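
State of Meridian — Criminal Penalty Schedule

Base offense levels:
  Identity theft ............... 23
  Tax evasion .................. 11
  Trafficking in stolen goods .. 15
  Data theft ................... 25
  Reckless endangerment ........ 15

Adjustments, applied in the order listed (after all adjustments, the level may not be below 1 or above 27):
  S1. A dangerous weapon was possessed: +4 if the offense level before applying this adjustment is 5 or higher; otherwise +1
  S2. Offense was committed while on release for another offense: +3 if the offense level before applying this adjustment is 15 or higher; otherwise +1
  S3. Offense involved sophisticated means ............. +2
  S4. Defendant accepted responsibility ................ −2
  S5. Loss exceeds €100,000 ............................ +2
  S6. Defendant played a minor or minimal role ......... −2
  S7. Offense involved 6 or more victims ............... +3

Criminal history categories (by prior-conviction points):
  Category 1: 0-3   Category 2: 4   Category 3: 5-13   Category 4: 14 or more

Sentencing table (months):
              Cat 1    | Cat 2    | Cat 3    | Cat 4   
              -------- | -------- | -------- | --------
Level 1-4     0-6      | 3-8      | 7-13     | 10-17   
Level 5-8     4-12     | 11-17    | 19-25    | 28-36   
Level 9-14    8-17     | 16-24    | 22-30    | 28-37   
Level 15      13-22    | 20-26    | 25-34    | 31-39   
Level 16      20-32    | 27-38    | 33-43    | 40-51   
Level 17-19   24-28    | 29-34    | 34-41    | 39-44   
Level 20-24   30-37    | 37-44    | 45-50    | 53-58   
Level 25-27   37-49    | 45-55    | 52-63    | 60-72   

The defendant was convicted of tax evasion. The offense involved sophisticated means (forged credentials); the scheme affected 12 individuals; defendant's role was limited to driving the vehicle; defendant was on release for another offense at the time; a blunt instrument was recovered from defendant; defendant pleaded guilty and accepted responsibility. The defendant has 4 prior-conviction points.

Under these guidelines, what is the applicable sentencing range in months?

29-34 months

Base offense level for tax evasion: 11.
S1 applies (level before this adjustment is 11 ≥ 5, so +4): 11 + 4 = 15.
S2 applies (level before this adjustment is 15 ≥ 15, so +3): 15 + 3 = 18.
S3 applies: 18 + 2 = 20.
S4 applies: 20 − 2 = 18.
S6 applies: 18 − 2 = 16.
S7 applies: 16 + 3 = 19.
Final offense level: 19.
Criminal history: 4 prior points → Category 2 (4).
Level 19 falls in the 17-19 band.
Grid: Level 17-19 × Category 2 = 29-34 months.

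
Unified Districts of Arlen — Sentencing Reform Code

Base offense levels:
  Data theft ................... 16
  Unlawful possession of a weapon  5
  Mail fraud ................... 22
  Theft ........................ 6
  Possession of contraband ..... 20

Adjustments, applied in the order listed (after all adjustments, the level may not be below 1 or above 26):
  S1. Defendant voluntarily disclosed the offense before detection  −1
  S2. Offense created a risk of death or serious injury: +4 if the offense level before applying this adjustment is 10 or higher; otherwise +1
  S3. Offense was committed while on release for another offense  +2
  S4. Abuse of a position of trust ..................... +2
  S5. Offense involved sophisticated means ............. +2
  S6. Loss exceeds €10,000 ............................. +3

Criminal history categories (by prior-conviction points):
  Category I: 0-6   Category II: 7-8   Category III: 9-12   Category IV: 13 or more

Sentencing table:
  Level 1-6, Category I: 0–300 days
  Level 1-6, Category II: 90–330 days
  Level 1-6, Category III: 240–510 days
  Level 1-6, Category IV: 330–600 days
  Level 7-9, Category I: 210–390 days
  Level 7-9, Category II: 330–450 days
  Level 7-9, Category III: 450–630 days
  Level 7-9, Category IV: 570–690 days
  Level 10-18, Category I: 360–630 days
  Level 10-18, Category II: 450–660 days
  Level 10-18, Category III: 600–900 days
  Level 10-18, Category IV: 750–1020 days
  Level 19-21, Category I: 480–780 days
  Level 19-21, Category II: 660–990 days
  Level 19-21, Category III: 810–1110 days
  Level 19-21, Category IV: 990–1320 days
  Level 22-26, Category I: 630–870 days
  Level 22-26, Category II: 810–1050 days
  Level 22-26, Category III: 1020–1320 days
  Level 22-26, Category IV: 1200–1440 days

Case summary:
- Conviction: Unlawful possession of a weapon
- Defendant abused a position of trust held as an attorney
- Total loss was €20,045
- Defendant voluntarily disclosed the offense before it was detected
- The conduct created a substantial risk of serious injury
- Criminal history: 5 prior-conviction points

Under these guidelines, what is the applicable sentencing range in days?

Base offense level for unlawful possession of a weapon: 5.
S1 applies: 5 − 1 = 4.
S2 applies (level before this adjustment is 4 < 10, so +1): 4 + 1 = 5.
S3 does not apply.
S4 applies: 5 + 2 = 7.
S5 does not apply.
S6 applies: 7 + 3 = 10.
Final offense level: 10.
Criminal history: 5 prior points → Category I (0-6).
Level 10 falls in the 10-18 band.
Grid: Level 10-18 × Category I = 360-630 days.

360-630 days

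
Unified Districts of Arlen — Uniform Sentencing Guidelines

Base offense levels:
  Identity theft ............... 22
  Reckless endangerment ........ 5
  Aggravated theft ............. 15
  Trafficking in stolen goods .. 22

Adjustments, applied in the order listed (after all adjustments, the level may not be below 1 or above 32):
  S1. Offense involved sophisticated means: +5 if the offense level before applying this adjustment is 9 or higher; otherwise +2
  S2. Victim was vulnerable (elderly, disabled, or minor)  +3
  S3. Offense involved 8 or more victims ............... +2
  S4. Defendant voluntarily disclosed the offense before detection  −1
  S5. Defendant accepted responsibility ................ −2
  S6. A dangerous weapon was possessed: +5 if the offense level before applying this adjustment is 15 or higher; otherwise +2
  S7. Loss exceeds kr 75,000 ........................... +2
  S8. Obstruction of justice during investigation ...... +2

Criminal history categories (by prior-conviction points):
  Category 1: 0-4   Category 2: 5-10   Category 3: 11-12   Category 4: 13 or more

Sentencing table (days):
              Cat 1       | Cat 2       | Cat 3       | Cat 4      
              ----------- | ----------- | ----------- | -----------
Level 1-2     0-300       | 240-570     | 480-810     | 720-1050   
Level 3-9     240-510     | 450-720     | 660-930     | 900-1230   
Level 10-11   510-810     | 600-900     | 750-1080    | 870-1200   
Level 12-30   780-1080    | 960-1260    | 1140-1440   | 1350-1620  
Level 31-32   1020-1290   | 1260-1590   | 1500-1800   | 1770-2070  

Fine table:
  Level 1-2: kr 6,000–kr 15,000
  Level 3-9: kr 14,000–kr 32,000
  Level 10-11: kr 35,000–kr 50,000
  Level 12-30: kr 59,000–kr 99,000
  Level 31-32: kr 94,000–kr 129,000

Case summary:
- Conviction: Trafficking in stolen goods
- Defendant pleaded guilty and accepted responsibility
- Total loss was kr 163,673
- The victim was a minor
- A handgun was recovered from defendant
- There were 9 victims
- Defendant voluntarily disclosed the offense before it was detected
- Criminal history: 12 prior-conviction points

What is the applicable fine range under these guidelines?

Base offense level for trafficking in stolen goods: 22.
S1 does not apply.
S2 applies: 22 + 3 = 25.
S3 applies: 25 + 2 = 27.
S4 applies: 27 − 1 = 26.
S5 applies: 26 − 2 = 24.
S6 applies (level before this adjustment is 24 ≥ 15, so +5): 24 + 5 = 29.
S7 applies: 29 + 2 = 31.
S8 does not apply.
Final offense level: 31.
Level 31 falls in the 31-32 band.
Fine table: Level 31-32 → kr 94,000–kr 129,000.

kr 94,000–kr 129,000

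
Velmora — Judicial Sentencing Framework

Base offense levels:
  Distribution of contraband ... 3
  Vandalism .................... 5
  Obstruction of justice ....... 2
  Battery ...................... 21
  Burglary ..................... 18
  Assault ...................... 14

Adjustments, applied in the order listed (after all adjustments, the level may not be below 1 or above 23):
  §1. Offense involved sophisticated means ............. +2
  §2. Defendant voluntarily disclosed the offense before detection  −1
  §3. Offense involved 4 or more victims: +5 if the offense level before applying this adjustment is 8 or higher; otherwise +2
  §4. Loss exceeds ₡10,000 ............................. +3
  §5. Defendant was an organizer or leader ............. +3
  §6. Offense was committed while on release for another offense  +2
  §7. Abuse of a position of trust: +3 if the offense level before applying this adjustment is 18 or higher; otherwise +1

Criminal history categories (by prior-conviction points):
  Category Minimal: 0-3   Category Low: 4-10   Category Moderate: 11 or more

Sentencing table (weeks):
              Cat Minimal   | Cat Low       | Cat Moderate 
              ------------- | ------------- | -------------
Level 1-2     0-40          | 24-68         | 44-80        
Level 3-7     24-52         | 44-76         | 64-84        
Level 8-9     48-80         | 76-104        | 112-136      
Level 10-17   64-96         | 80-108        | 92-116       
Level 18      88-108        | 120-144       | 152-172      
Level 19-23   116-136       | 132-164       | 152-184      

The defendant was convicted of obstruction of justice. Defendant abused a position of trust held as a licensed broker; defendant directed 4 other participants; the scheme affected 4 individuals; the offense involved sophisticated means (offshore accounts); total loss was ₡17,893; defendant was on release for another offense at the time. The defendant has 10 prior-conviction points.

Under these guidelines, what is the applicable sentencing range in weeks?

Base offense level for obstruction of justice: 2.
§1 applies: 2 + 2 = 4.
§2 does not apply.
§3 applies (level before this adjustment is 4 < 8, so +2): 4 + 2 = 6.
§4 applies: 6 + 3 = 9.
§5 applies: 9 + 3 = 12.
§6 applies: 12 + 2 = 14.
§7 applies (level before this adjustment is 14 < 18, so +1): 14 + 1 = 15.
Final offense level: 15.
Criminal history: 10 prior points → Category Low (4-10).
Level 15 falls in the 10-17 band.
Grid: Level 10-17 × Category Low = 80-108 weeks.

80-108 weeks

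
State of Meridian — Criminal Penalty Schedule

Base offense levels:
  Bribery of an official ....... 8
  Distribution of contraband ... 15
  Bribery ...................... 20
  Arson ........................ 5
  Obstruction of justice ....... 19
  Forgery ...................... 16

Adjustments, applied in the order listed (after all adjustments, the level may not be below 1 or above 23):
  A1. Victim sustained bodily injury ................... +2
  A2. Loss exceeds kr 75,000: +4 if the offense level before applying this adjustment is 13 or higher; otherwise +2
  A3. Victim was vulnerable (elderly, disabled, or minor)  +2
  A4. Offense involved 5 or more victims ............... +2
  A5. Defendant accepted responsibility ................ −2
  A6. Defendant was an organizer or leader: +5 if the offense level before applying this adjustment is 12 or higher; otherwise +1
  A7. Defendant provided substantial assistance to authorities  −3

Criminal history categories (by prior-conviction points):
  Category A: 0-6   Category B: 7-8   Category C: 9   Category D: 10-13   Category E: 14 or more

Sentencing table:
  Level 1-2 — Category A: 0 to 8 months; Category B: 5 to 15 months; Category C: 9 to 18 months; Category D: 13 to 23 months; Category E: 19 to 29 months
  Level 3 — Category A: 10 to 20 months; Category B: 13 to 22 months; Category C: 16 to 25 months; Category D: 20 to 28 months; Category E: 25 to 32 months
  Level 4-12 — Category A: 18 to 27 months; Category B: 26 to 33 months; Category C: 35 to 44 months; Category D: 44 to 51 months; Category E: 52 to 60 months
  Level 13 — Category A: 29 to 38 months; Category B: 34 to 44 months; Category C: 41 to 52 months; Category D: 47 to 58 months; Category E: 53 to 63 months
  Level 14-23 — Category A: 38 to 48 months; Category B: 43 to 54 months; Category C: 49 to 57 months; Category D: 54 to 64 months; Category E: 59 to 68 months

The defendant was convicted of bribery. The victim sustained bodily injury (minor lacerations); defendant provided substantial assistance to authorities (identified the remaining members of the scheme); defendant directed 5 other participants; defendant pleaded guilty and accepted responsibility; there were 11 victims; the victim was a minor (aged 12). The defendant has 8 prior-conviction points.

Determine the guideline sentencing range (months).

Base offense level for bribery: 20.
A1 applies: 20 + 2 = 22.
A2 does not apply.
A3 applies: 22 + 2 = 24.
A4 applies: 24 + 2 = 26.
A5 applies: 26 − 2 = 24.
A6 applies (level before this adjustment is 24 ≥ 12, so +5): 24 + 5 = 29.
A7 applies: 29 − 3 = 26.
Level 26 exceeds the maximum of 23; capped at 23.
Final offense level: 23.
Criminal history: 8 prior points → Category B (7-8).
Level 23 falls in the 14-23 band.
Grid: Level 14-23 × Category B = 43-54 months.

43-54 months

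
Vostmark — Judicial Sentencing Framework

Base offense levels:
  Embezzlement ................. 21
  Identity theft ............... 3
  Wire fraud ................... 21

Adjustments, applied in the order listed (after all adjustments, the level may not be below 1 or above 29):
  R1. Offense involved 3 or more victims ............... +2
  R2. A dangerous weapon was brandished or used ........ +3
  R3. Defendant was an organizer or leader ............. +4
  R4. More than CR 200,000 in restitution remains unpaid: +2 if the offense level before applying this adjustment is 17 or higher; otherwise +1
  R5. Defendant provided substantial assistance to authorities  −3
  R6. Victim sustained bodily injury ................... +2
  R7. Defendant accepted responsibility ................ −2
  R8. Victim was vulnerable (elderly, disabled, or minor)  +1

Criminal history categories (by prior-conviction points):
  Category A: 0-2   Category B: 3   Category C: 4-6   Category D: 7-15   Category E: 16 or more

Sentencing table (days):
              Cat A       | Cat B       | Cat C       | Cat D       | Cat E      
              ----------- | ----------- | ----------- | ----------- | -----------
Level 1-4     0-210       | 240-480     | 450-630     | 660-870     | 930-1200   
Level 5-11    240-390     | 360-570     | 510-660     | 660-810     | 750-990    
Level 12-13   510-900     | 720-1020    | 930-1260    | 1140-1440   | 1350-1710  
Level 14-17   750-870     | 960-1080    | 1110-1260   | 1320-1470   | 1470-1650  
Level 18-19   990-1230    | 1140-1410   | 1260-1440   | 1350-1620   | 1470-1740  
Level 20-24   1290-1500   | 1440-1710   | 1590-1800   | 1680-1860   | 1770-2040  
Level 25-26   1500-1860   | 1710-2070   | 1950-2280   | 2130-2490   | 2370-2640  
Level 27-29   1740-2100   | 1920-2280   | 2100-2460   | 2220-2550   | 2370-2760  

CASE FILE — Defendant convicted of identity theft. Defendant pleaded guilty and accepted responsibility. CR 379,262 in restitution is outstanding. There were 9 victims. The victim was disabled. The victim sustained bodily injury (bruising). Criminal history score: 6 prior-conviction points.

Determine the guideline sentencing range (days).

510-660 days

Base offense level for identity theft: 3.
R1 applies: 3 + 2 = 5.
R4 applies (level before this adjustment is 5 < 17, so +1): 5 + 1 = 6.
R6 applies: 6 + 2 = 8.
R7 applies: 8 − 2 = 6.
R8 applies: 6 + 1 = 7.
Final offense level: 7.
Criminal history: 6 prior points → Category C (4-6).
Level 7 falls in the 5-11 band.
Grid: Level 5-11 × Category C = 510-660 days.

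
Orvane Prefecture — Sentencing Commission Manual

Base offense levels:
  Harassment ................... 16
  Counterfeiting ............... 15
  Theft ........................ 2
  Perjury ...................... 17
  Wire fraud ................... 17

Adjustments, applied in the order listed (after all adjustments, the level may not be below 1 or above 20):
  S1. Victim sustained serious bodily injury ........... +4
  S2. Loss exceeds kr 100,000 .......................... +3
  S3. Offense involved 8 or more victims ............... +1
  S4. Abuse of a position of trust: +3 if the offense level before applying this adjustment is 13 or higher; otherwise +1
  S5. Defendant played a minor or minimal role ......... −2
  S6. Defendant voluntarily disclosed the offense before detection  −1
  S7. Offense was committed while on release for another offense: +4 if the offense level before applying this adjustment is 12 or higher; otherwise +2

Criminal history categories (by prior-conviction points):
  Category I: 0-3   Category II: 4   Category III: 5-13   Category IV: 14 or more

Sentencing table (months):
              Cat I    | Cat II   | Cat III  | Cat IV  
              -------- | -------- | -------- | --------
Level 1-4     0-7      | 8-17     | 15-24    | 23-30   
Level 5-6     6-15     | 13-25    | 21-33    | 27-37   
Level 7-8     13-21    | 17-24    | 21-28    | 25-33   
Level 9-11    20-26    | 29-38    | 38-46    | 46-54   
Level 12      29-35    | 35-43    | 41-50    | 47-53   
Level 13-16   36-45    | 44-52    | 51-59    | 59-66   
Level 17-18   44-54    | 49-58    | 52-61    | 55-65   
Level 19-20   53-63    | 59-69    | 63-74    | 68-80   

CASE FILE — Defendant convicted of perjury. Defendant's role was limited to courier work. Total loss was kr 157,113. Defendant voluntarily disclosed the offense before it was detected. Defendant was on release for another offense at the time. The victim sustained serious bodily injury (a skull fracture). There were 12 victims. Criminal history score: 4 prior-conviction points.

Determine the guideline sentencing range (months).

Base offense level for perjury: 17.
S1 applies: 17 + 4 = 21.
S2 applies: 21 + 3 = 24.
S3 applies: 24 + 1 = 25.
S4 does not apply.
S5 applies: 25 − 2 = 23.
S6 applies: 23 − 1 = 22.
S7 applies (level before this adjustment is 22 ≥ 12, so +4): 22 + 4 = 26.
Level 26 exceeds the maximum of 20; capped at 20.
Final offense level: 20.
Criminal history: 4 prior points → Category II (4).
Level 20 falls in the 19-20 band.
Grid: Level 19-20 × Category II = 59-69 months.

59-69 months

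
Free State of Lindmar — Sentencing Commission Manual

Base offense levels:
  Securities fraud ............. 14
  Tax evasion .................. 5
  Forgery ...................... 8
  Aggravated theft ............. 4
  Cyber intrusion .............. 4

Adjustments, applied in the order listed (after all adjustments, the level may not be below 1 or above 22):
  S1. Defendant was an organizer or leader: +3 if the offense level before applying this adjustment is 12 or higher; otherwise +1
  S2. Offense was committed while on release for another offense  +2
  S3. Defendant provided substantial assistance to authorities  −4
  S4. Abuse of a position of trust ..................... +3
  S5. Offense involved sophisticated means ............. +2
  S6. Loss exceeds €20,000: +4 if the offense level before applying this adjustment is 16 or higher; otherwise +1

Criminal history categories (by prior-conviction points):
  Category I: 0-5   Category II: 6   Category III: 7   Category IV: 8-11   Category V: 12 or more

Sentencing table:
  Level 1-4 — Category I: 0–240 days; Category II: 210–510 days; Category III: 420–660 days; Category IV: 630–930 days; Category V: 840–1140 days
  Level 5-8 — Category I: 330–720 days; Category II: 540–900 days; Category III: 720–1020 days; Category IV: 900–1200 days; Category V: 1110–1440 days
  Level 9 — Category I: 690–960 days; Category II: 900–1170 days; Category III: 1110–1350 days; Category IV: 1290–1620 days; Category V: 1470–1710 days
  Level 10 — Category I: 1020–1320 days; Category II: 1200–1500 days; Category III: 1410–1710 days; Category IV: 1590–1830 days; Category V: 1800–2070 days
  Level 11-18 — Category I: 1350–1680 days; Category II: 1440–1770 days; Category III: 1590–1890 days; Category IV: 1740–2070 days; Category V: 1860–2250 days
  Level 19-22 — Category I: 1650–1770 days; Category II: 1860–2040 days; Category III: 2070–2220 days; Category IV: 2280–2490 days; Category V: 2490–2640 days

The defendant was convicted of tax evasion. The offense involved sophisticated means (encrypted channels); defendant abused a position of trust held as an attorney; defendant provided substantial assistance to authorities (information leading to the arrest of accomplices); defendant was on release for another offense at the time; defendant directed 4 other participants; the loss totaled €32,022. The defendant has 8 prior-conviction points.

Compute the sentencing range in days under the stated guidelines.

1590-1830 days

Base offense level for tax evasion: 5.
S1 applies (level before this adjustment is 5 < 12, so +1): 5 + 1 = 6.
S2 applies: 6 + 2 = 8.
S3 applies: 8 − 4 = 4.
S4 applies: 4 + 3 = 7.
S5 applies: 7 + 2 = 9.
S6 applies (level before this adjustment is 9 < 16, so +1): 9 + 1 = 10.
Final offense level: 10.
Criminal history: 8 prior points → Category IV (8-11).
Level 10 falls in the 10 band.
Grid: Level 10 × Category IV = 1590-1830 days.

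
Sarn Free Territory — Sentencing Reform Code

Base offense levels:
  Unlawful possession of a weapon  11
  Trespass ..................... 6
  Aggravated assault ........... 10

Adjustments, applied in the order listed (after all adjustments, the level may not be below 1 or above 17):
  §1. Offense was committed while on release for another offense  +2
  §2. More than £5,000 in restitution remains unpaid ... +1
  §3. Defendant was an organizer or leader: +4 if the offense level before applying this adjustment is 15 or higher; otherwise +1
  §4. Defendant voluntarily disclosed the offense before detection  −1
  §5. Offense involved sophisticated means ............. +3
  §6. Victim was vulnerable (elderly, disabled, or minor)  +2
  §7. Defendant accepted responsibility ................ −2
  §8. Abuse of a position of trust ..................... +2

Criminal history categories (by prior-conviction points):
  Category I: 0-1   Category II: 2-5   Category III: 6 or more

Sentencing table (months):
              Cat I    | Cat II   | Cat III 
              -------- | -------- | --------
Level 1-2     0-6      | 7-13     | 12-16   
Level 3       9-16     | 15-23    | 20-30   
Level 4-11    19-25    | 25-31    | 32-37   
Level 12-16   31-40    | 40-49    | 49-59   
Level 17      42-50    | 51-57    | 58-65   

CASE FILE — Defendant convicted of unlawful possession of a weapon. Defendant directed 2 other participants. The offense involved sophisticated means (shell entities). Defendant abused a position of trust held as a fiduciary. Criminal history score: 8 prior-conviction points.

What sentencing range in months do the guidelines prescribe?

Base offense level for unlawful possession of a weapon: 11.
§3 applies (level before this adjustment is 11 < 15, so +1): 11 + 1 = 12.
§5 applies: 12 + 3 = 15.
§6 does not apply.
§7 does not apply.
§8 applies: 15 + 2 = 17.
Final offense level: 17.
Criminal history: 8 prior points → Category III (6+).
Level 17 falls in the 17 band.
Grid: Level 17 × Category III = 58-65 months.

58-65 months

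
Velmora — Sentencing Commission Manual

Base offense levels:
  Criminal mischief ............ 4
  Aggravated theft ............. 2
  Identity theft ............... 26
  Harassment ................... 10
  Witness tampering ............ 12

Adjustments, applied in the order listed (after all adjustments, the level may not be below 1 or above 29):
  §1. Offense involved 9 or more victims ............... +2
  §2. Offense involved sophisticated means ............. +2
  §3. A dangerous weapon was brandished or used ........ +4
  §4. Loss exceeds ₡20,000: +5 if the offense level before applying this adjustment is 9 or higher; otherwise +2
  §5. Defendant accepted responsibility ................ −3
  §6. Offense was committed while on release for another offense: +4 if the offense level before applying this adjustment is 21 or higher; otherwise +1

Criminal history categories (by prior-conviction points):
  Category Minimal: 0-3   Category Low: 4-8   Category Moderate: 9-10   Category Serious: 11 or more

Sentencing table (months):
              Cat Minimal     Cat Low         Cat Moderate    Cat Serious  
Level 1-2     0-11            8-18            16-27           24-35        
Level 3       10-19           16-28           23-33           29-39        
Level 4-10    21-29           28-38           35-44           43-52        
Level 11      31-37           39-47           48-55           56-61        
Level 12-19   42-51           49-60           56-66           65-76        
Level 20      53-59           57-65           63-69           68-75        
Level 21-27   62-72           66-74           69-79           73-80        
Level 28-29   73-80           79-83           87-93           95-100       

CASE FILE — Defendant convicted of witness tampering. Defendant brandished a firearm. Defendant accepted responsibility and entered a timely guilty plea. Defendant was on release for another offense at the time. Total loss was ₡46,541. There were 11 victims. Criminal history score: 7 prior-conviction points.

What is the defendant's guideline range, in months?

Base offense level for witness tampering: 12.
§1 applies: 12 + 2 = 14.
§2 does not apply.
§3 applies: 14 + 4 = 18.
§4 applies (level before this adjustment is 18 ≥ 9, so +5): 18 + 5 = 23.
§5 applies: 23 − 3 = 20.
§6 applies (level before this adjustment is 20 < 21, so +1): 20 + 1 = 21.
Final offense level: 21.
Criminal history: 7 prior points → Category Low (4-8).
Level 21 falls in the 21-27 band.
Grid: Level 21-27 × Category Low = 66-74 months.

66-74 months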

- - - - -

## Task to carry out
In the records above, which lines hold the string "organizer"? Copy each one.

## Result
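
  §5. Defendant was an organizer or leader ............. +3
  A6. Defendant was an organizer or leader: +5 if the offense level before applying this adjustment is 12 or higher; otherwise +1
  R3. Defendant was an organizer or leader ............. +4
  S1. Defendant was an organizer or leader: +3 if the offense level before applying this adjustment is 12 or higher; otherwise +1
  §3. Defendant was an organizer or leader: +4 if the offense level before applying this adjustment is 15 or higher; otherwise +1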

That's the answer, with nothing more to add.